**Exercise requirements**: Nothing but the lines holding the string "predict" should appear in the answer. Copy them from the entries.

── Records for the task ──

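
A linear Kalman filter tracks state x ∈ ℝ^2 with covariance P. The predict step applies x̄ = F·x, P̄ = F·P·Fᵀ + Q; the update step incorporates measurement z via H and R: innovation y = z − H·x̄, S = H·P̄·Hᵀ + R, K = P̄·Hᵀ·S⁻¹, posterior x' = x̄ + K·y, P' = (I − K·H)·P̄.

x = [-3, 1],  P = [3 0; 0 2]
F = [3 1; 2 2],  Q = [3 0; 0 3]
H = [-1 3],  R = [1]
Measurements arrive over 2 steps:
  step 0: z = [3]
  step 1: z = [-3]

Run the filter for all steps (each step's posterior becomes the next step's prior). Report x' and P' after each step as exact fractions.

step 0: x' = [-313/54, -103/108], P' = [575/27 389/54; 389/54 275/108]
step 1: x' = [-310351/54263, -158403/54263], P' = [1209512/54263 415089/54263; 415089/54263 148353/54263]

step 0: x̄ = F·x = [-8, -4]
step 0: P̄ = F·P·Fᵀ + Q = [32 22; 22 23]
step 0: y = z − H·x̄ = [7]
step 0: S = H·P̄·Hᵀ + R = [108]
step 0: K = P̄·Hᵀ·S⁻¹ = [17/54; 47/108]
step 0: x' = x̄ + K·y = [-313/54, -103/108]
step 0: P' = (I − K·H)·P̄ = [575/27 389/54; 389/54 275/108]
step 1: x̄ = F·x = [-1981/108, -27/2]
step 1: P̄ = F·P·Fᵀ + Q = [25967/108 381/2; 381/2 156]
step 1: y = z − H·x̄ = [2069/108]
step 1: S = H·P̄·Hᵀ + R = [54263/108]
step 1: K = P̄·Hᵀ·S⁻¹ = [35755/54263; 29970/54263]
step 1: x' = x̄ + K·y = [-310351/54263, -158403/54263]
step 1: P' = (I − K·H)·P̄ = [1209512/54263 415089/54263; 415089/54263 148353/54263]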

───
── Records for the task ──

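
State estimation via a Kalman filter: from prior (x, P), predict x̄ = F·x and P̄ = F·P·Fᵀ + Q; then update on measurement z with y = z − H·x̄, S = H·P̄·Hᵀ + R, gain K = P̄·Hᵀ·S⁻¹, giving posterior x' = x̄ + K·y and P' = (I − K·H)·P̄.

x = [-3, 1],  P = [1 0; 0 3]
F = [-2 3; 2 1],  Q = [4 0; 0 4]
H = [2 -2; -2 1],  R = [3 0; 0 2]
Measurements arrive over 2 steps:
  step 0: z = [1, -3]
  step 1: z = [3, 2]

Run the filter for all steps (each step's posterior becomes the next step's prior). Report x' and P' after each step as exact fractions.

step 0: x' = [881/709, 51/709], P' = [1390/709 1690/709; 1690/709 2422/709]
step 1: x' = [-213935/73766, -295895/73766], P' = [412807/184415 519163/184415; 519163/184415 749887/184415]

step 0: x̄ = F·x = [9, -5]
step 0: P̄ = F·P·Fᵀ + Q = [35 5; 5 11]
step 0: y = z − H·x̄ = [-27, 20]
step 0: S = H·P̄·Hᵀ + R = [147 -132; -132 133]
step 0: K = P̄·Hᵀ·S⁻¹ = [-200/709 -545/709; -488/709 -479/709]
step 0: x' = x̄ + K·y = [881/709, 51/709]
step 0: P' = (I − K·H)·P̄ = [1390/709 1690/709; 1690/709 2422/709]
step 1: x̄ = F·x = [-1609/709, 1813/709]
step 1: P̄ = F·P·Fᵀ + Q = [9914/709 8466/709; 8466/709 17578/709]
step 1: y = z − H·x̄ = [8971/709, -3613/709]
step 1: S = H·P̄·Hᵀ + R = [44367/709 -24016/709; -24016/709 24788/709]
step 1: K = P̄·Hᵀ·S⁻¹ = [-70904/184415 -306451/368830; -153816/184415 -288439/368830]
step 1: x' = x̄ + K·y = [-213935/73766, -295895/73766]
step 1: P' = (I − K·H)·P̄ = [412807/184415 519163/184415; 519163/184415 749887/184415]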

───

**Solution**:
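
A linear Kalman filter tracks state x ∈ ℝ^2 with covariance P. The predict step applies x̄ = F·x, P̄ = F·P·Fᵀ + Q; the update step incorporates measurement z via H and R: innovation y = z − H·x̄, S = H·P̄·Hᵀ + R, K = P̄·Hᵀ·S⁻¹, posterior x' = x̄ + K·y, P' = (I − K·H)·P̄.
State estimation via a Kalman filter: from prior (x, P), predict x̄ = F·x and P̄ = F·P·Fᵀ + Q; then update on measurement z with y = z − H·x̄, S = H·P̄·Hᵀ + R, gain K = P̄·Hᵀ·S⁻¹, giving posterior x' = x̄ + K·y and P' = (I − K·H)·P̄.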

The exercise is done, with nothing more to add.